## EXERCISE BRIEF
Each entry is to be output precisely as it appears.

## EXERCISE DATA
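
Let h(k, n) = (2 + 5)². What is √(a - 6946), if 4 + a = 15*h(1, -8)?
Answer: I*√6215 ≈ 78.835*I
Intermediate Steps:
h(k, n) = 49 (h(k, n) = 7² = 49)
a = 731 (a = -4 + 15*49 = -4 + 735 = 731)
√(a - 6946) = √(731 - 6946) = √(-6215) = I*√6215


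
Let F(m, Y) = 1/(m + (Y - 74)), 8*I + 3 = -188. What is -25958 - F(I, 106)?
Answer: -1687278/65 ≈ -25958.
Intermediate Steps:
I = -191/8 (I = -3/8 + (⅛)*(-188) = -3/8 - 47/2 = -191/8 ≈ -23.875)
F(m, Y) = 1/(-74 + Y + m) (F(m, Y) = 1/(m + (-74 + Y)) = 1/(-74 + Y + m))
-25958 - F(I, 106) = -25958 - 1/(-74 + 106 - 191/8) = -25958 - 1/65/8 = -25958 - 1*8/65 = -25958 - 8/65 = -1687278/65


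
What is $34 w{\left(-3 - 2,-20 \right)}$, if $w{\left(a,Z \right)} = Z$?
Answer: $-680$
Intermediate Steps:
$34 w{\left(-3 - 2,-20 \right)} = 34 \left(-20\right) = -680$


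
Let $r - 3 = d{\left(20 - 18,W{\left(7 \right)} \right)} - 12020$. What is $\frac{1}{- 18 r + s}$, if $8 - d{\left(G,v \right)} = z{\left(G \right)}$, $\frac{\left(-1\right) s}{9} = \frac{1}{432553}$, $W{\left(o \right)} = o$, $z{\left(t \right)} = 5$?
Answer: $\frac{432553}{93540451347} \approx 4.6242 \cdot 10^{-6}$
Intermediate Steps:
$s = - \frac{9}{432553} \approx -2.0807 \cdot 10^{-5}$
$d{\left(G,v \right)} = 3$ ($d{\left(G,v \right)} = 8 - 5 = 3$)
$r = -12014$ ($r = 3 + \left(3 - 12020\right) = 3 - 12017 = -12014$)
$\frac{1}{- 18 r + s} = \frac{1}{\left(-18\right) \left(-12014\right) - \frac{9}{432553}} = \frac{1}{216252 - \frac{9}{432553}} = \frac{1}{\frac{93540451347}{432553}} = \frac{432553}{93540451347}$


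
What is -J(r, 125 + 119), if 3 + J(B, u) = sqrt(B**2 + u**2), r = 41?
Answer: 3 - sqrt(61217) ≈ -244.42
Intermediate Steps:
J(B, u) = -3 + sqrt(B**2 + u**2)
-J(r, 125 + 119) = -(-3 + sqrt(41**2 + (125 + 119)**2)) = -(-3 + sqrt(1681 + 244**2)) = -(-3 + sqrt(1681 + 59536)) = -(-3 + sqrt(61217)) = 3 - sqrt(61217)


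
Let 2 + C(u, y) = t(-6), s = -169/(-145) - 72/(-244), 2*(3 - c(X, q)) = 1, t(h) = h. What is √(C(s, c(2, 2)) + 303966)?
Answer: √303958 ≈ 551.32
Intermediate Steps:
c(X, q) = 5/2 (c(X, q) = 3 - ½*1 = 3 - ½ = 5/2)
s = 12919/8845 (s = -169*(-1/145) - 72*(-1/244) = 169/145 + 18/61 = 12919/8845 ≈ 1.4606)
C(u, y) = -8 (C(u, y) = -2 - 6 = -8)
√(C(s, c(2, 2)) + 303966) = √(-8 + 303966) = √303958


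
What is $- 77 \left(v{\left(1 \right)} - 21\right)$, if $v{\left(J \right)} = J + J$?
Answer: $1463$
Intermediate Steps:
$v{\left(J \right)} = 2 J$
$- 77 \left(v{\left(1 \right)} - 21\right) = - 77 \left(2 \cdot 1 - 21\right) = - 77 \left(2 - 21\right) = \left(-77\right) \left(-19\right) = 1463$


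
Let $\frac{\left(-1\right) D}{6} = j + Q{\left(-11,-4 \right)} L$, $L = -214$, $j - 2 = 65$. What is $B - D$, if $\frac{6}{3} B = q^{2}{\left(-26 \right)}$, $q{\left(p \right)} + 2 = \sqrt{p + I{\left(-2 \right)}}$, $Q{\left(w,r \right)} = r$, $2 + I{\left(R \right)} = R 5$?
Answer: $5521 - 2 i \sqrt{38} \approx 5521.0 - 12.329 i$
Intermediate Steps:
$j = 67$ ($j = 2 + 65 = 67$)
$I{\left(R \right)} = -2 + 5 R$ ($I{\left(R \right)} = -2 + R 5 = -2 + 5 R$)
$q{\left(p \right)} = -2 + \sqrt{-12 + p}$ ($q{\left(p \right)} = -2 + \sqrt{p + \left(-2 + 5 \left(-2\right)\right)} = -2 + \sqrt{p - 12} = -2 + \sqrt{-12 + p}$)
$D = -5538$ ($D = - 6 \left(67 - -856\right) = - 6 \left(67 + 856\right) = \left(-6\right) 923 = -5538$)
$B = \frac{\left(-2 + i \sqrt{38}\right)^{2}}{2}$ ($B = \frac{\left(-2 + \sqrt{-12 - 26}\right)^{2}}{2} = \frac{\left(-2 + \sqrt{-38}\right)^{2}}{2} = \frac{\left(-2 + i \sqrt{38}\right)^{2}}{2} \approx -17.0 - 12.329 i$)
$B - D = \frac{\left(2 - i \sqrt{38}\right)^{2}}{2} - -5538 = \frac{\left(2 - i \sqrt{38}\right)^{2}}{2} + 5538 = 5538 + \frac{\left(2 - i \sqrt{38}\right)^{2}}{2}$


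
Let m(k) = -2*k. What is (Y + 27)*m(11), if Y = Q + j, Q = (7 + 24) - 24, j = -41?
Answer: 154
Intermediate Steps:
Q = 7 (Q = 31 - 24 = 7)
Y = -34 (Y = 7 - 41 = -34)
(Y + 27)*m(11) = (-34 + 27)*(-2*11) = -7*(-22) = 154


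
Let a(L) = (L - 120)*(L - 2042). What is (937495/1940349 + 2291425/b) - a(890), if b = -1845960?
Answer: 211813536426342965/238787109336 ≈ 8.8704e+5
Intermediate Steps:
a(L) = (-2042 + L)*(-120 + L) (a(L) = (-120 + L)*(-2042 + L) = (-2042 + L)*(-120 + L))
(937495/1940349 + 2291425/b) - a(890) = (937495/1940349 + 2291425/(-1845960)) - (245040 + 890² - 2162*890) = (937495*(1/1940349) + 2291425*(-1/1845960)) - (245040 + 792100 - 1924180) = (937495/1940349 - 458285/369192) - 1*(-887040) = -181039062475/238787109336 + 887040 = 211813536426342965/238787109336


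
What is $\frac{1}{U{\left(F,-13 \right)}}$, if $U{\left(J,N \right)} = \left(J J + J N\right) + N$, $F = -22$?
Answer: $\frac{1}{757} \approx 0.001321$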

## SOLUTION FOR THIS EXERCISE
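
Let h(k, n) = (2 + 5)². What is √(a - 6946), if 4 + a = 15*h(1, -8)?
Answer: I*√6215 ≈ 78.835*I
Intermediate Steps:
h(k, n) = 49 (h(k, n) = 7² = 49)
a = 731 (a = -4 + 15*49 = -4 + 735 = 731)
√(a - 6946) = √(731 - 6946) = √(-6215) = I*√6215


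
Let F(m, Y) = 1/(m + (Y - 74)), 8*I + 3 = -188. What is -25958 - F(I, 106)?
Answer: -1687278/65 ≈ -25958.
Intermediate Steps:
I = -191/8 (I = -3/8 + (⅛)*(-188) = -3/8 - 47/2 = -191/8 ≈ -23.875)
F(m, Y) = 1/(-74 + Y + m) (F(m, Y) = 1/(m + (-74 + Y)) = 1/(-74 + Y + m))
-25958 - F(I, 106) = -25958 - 1/(-74 + 106 - 191/8) = -25958 - 1/65/8 = -25958 - 1*8/65 = -25958 - 8/65 = -1687278/65


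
What is $34 w{\left(-3 - 2,-20 \right)}$, if $w{\left(a,Z \right)} = Z$?
Answer: $-680$
Intermediate Steps:
$34 w{\left(-3 - 2,-20 \right)} = 34 \left(-20\right) = -680$


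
Let $r - 3 = d{\left(20 - 18,W{\left(7 \right)} \right)} - 12020$. What is $\frac{1}{- 18 r + s}$, if $8 - d{\left(G,v \right)} = z{\left(G \right)}$, $\frac{\left(-1\right) s}{9} = \frac{1}{432553}$, $W{\left(o \right)} = o$, $z{\left(t \right)} = 5$?
Answer: $\frac{432553}{93540451347} \approx 4.6242 \cdot 10^{-6}$
Intermediate Steps:
$s = - \frac{9}{432553} \approx -2.0807 \cdot 10^{-5}$
$d{\left(G,v \right)} = 3$ ($d{\left(G,v \right)} = 8 - 5 = 3$)
$r = -12014$ ($r = 3 + \left(3 - 12020\right) = 3 - 12017 = -12014$)
$\frac{1}{- 18 r + s} = \frac{1}{\left(-18\right) \left(-12014\right) - \frac{9}{432553}} = \frac{1}{216252 - \frac{9}{432553}} = \frac{1}{\frac{93540451347}{432553}} = \frac{432553}{93540451347}$


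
What is -J(r, 125 + 119), if 3 + J(B, u) = sqrt(B**2 + u**2), r = 41?
Answer: 3 - sqrt(61217) ≈ -244.42
Intermediate Steps:
J(B, u) = -3 + sqrt(B**2 + u**2)
-J(r, 125 + 119) = -(-3 + sqrt(41**2 + (125 + 119)**2)) = -(-3 + sqrt(1681 + 244**2)) = -(-3 + sqrt(1681 + 59536)) = -(-3 + sqrt(61217)) = 3 - sqrt(61217)


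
Let 2 + C(u, y) = t(-6), s = -169/(-145) - 72/(-244), 2*(3 - c(X, q)) = 1, t(h) = h. What is √(C(s, c(2, 2)) + 303966)?
Answer: √303958 ≈ 551.32
Intermediate Steps:
c(X, q) = 5/2 (c(X, q) = 3 - ½*1 = 3 - ½ = 5/2)
s = 12919/8845 (s = -169*(-1/145) - 72*(-1/244) = 169/145 + 18/61 = 12919/8845 ≈ 1.4606)
C(u, y) = -8 (C(u, y) = -2 - 6 = -8)
√(C(s, c(2, 2)) + 303966) = √(-8 + 303966) = √303958


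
What is $- 77 \left(v{\left(1 \right)} - 21\right)$, if $v{\left(J \right)} = J + J$?
Answer: $1463$
Intermediate Steps:
$v{\left(J \right)} = 2 J$
$- 77 \left(v{\left(1 \right)} - 21\right) = - 77 \left(2 \cdot 1 - 21\right) = - 77 \left(2 - 21\right) = \left(-77\right) \left(-19\right) = 1463$


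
Let $\frac{\left(-1\right) D}{6} = j + Q{\left(-11,-4 \right)} L$, $L = -214$, $j - 2 = 65$. What is $B - D$, if $\frac{6}{3} B = q^{2}{\left(-26 \right)}$, $q{\left(p \right)} + 2 = \sqrt{p + I{\left(-2 \right)}}$, $Q{\left(w,r \right)} = r$, $2 + I{\left(R \right)} = R 5$?
Answer: $5521 - 2 i \sqrt{38} \approx 5521.0 - 12.329 i$
Intermediate Steps:
$j = 67$ ($j = 2 + 65 = 67$)
$I{\left(R \right)} = -2 + 5 R$ ($I{\left(R \right)} = -2 + R 5 = -2 + 5 R$)
$q{\left(p \right)} = -2 + \sqrt{-12 + p}$ ($q{\left(p \right)} = -2 + \sqrt{p + \left(-2 + 5 \left(-2\right)\right)} = -2 + \sqrt{p - 12} = -2 + \sqrt{-12 + p}$)
$D = -5538$ ($D = - 6 \left(67 - -856\right) = - 6 \left(67 + 856\right) = \left(-6\right) 923 = -5538$)
$B = \frac{\left(-2 + i \sqrt{38}\right)^{2}}{2}$ ($B = \frac{\left(-2 + \sqrt{-12 - 26}\right)^{2}}{2} = \frac{\left(-2 + \sqrt{-38}\right)^{2}}{2} = \frac{\left(-2 + i \sqrt{38}\right)^{2}}{2} \approx -17.0 - 12.329 i$)
$B - D = \frac{\left(2 - i \sqrt{38}\right)^{2}}{2} - -5538 = \frac{\left(2 - i \sqrt{38}\right)^{2}}{2} + 5538 = 5538 + \frac{\left(2 - i \sqrt{38}\right)^{2}}{2}$


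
Let m(k) = -2*k. What is (Y + 27)*m(11), if Y = Q + j, Q = (7 + 24) - 24, j = -41?
Answer: 154
Intermediate Steps:
Q = 7 (Q = 31 - 24 = 7)
Y = -34 (Y = 7 - 41 = -34)
(Y + 27)*m(11) = (-34 + 27)*(-2*11) = -7*(-22) = 154


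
Let a(L) = (L - 120)*(L - 2042). What is (937495/1940349 + 2291425/b) - a(890), if b = -1845960?
Answer: 211813536426342965/238787109336 ≈ 8.8704e+5
Intermediate Steps:
a(L) = (-2042 + L)*(-120 + L) (a(L) = (-120 + L)*(-2042 + L) = (-2042 + L)*(-120 + L))
(937495/1940349 + 2291425/b) - a(890) = (937495/1940349 + 2291425/(-1845960)) - (245040 + 890² - 2162*890) = (937495*(1/1940349) + 2291425*(-1/1845960)) - (245040 + 792100 - 1924180) = (937495/1940349 - 458285/369192) - 1*(-887040) = -181039062475/238787109336 + 887040 = 211813536426342965/238787109336


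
What is $\frac{1}{U{\left(F,-13 \right)}}$, if $U{\left(J,N \right)} = \left(J J + J N\right) + N$, $F = -22$?
Answer: $\frac{1}{757} \approx 0.001321$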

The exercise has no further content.